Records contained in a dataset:
• • •
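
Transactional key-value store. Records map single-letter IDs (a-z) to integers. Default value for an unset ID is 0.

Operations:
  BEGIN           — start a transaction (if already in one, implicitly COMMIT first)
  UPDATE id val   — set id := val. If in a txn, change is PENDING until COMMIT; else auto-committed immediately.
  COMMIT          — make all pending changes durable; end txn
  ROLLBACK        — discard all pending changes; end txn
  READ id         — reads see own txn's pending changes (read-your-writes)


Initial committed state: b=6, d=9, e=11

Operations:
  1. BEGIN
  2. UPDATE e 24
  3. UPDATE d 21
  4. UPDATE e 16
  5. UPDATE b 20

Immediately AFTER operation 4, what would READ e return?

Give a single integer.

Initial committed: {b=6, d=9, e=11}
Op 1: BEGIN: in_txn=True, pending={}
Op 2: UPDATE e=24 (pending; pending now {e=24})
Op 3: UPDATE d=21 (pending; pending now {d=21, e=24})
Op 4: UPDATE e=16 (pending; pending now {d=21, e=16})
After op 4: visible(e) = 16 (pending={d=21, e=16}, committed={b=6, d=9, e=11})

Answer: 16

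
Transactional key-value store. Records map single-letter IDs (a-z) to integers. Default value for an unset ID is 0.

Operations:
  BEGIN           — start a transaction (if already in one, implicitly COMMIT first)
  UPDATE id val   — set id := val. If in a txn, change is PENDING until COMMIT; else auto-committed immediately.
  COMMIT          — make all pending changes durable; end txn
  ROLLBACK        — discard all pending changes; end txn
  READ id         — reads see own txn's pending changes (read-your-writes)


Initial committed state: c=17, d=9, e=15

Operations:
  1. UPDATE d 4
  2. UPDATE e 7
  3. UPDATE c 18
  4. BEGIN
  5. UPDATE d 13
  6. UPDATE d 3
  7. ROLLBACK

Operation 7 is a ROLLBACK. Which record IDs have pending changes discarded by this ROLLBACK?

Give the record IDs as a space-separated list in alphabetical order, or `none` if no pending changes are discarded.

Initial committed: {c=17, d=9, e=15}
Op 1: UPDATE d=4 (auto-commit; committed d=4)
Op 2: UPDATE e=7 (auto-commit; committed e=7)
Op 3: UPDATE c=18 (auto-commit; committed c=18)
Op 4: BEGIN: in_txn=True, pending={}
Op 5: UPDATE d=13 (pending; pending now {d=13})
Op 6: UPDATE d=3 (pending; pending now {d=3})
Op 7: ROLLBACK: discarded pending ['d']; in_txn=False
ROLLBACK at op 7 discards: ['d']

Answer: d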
• • •
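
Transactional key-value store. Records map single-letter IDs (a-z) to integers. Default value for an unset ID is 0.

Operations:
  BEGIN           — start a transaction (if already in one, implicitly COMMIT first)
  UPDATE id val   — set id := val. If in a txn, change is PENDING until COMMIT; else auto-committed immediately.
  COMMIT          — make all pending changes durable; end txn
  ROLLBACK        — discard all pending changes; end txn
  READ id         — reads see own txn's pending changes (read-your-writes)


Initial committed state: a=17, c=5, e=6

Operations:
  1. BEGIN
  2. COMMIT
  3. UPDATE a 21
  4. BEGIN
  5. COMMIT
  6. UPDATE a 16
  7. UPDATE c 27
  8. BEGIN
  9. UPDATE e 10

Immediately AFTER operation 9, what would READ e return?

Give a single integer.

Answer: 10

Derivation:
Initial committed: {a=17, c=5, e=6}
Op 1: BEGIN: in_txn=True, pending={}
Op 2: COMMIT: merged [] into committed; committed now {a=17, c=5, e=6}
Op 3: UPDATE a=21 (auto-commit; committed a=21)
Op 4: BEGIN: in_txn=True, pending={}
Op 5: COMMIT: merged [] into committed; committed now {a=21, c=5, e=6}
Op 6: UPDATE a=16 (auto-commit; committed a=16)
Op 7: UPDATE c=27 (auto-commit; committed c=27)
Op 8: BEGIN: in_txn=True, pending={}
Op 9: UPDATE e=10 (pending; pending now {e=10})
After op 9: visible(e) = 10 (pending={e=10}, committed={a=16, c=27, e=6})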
• • •
Task requirements: In the entries above, find the line with "1. UPDATE d 4" and the line with "Operation 7 is", then restate word for word both of them and every line between, with nothing more.

Exercise solution:
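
  1. UPDATE d 4
  2. UPDATE e 7
  3. UPDATE c 18
  4. BEGIN
  5. UPDATE d 13
  6. UPDATE d 3
  7. ROLLBACK

Operation 7 is a ROLLBACK. Which record IDs have pending changes discarded by this ROLLBACK?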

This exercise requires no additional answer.